------ Excerpted data

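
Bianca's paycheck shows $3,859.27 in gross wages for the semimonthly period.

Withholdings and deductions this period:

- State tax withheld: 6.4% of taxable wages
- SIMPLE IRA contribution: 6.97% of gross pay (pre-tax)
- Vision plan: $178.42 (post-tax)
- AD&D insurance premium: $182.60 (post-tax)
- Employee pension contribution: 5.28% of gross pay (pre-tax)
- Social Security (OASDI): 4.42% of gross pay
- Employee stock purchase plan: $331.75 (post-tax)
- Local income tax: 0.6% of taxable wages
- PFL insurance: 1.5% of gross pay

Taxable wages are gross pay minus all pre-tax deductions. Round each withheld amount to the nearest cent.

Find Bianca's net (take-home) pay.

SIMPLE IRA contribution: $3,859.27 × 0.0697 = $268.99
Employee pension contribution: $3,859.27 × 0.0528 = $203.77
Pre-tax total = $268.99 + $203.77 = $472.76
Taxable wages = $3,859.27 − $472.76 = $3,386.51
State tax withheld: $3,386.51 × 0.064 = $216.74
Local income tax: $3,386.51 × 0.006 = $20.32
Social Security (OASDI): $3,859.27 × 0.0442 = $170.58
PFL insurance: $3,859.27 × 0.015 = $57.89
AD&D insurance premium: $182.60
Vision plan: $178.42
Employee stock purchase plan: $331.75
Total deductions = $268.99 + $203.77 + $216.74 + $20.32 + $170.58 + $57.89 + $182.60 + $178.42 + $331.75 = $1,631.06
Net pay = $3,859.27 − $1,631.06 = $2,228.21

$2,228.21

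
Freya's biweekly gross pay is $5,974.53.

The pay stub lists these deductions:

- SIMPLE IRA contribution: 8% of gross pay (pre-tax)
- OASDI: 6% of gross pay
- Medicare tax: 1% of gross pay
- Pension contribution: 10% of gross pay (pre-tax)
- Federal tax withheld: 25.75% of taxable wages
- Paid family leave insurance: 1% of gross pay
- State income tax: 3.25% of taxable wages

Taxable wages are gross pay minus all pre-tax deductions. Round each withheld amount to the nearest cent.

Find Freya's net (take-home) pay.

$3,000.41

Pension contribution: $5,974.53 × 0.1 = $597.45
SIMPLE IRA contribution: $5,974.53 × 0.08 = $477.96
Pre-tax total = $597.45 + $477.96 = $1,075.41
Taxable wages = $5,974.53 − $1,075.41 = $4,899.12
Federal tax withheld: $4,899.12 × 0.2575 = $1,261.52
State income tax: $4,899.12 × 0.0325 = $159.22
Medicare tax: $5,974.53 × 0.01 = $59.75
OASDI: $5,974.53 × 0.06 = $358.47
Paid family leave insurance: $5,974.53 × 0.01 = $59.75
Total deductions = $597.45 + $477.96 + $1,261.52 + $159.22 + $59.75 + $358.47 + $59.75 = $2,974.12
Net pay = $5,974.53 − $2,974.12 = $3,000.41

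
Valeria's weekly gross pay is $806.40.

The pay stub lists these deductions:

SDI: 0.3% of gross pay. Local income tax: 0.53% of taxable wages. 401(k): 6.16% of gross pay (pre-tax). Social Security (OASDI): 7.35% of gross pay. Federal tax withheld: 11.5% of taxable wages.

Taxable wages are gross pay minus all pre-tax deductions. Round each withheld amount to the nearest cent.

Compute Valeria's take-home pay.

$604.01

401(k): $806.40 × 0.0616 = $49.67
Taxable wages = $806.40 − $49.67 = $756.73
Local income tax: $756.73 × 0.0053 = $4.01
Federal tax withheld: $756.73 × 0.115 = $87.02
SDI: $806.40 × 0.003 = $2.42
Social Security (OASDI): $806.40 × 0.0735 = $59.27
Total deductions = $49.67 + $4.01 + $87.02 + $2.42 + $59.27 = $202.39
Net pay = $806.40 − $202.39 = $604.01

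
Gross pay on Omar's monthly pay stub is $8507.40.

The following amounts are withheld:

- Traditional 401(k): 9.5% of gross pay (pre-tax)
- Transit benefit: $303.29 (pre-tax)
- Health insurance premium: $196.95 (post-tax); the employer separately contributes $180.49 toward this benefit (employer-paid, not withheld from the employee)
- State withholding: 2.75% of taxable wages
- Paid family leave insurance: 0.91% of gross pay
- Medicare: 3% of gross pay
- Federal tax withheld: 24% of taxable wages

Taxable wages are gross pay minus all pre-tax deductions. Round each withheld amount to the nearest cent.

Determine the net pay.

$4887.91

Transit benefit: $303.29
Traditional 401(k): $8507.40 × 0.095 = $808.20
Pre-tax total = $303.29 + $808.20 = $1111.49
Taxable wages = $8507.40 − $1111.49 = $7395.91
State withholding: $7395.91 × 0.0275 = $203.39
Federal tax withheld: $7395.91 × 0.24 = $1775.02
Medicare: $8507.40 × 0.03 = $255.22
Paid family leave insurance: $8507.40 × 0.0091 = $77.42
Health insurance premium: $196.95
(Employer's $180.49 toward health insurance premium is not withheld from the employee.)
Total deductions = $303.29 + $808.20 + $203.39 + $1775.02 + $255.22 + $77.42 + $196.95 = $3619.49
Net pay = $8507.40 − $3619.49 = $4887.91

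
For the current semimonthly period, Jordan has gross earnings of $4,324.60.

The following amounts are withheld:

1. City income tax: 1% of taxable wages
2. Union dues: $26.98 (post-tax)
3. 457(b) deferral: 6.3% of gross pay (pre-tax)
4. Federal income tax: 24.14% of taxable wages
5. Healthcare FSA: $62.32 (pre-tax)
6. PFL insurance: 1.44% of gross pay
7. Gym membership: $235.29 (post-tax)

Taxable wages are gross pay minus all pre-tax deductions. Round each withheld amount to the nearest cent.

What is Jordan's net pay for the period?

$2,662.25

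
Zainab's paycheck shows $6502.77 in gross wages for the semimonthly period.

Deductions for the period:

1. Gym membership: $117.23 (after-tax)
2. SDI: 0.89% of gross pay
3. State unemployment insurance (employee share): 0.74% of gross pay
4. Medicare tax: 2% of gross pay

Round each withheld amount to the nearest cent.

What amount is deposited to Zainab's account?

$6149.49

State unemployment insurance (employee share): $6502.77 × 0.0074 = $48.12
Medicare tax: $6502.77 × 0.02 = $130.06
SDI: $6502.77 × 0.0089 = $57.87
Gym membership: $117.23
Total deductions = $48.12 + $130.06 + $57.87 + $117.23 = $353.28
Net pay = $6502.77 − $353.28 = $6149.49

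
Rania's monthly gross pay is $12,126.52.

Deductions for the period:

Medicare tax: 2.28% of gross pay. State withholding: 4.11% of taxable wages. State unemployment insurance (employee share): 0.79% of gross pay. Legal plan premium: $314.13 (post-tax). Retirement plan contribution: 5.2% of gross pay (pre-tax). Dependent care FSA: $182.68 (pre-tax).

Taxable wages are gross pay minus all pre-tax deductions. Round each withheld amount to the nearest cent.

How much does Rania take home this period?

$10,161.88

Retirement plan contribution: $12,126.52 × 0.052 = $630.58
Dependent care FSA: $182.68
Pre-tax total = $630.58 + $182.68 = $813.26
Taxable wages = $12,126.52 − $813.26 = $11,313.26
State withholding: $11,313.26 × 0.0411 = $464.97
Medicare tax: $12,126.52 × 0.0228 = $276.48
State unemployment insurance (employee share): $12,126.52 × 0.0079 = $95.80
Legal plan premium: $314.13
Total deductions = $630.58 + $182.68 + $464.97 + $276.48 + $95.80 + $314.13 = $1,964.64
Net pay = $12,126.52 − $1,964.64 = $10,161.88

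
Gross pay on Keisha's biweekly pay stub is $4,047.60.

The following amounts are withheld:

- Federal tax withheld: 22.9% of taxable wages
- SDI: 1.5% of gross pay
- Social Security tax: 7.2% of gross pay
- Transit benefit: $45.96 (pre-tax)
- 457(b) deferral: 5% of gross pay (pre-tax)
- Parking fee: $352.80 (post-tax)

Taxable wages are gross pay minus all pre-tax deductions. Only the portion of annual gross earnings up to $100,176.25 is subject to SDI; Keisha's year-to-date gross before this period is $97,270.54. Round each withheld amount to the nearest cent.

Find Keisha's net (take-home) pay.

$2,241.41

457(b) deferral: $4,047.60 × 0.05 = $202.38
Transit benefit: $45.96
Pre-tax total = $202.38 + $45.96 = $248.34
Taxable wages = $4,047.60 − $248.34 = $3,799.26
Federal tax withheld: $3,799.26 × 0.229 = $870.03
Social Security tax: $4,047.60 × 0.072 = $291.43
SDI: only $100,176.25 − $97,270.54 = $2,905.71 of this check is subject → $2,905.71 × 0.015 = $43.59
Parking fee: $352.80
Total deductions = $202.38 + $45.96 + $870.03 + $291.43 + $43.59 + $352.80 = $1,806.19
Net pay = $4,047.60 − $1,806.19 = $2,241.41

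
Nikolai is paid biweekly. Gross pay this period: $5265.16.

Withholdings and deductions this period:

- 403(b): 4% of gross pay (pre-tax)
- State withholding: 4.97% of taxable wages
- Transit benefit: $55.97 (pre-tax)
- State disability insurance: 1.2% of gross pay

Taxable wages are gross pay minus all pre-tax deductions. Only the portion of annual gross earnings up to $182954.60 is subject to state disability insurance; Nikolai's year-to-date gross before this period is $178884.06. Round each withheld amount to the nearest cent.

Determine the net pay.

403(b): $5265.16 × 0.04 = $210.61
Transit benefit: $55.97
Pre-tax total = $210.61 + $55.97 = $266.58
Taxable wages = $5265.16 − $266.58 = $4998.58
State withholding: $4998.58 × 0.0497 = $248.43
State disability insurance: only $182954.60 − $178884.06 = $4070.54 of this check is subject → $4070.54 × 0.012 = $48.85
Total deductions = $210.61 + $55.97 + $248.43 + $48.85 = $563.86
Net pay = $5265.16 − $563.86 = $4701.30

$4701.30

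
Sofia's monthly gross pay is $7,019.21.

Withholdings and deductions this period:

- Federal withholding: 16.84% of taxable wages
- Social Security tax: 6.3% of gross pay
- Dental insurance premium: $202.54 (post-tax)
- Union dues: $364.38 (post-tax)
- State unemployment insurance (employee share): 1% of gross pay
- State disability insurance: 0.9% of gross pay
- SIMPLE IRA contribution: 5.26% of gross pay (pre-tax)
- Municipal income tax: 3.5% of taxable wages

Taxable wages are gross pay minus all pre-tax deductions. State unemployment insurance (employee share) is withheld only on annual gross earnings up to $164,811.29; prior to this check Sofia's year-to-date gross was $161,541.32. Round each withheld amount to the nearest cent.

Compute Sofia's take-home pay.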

------------

• Problem to solve: Referring to the material above, set down exactly the lines between the line with "7. Gym membership: $235.29 (post-tax)" and the line with "4. Medicare tax: 2% of gross pay", inclusive, and no other lines.

• Reply to the task:
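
7. Gym membership: $235.29 (post-tax)

Taxable wages are gross pay minus all pre-tax deductions. Round each withheld amount to the nearest cent.

What is Jordan's net pay for the period?

$2,662.25

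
Zainab's paycheck shows $6502.77 in gross wages for the semimonthly period.

Deductions for the period:

1. Gym membership: $117.23 (after-tax)
2. SDI: 0.89% of gross pay
3. State unemployment insurance (employee share): 0.74% of gross pay
4. Medicare tax: 2% of gross pay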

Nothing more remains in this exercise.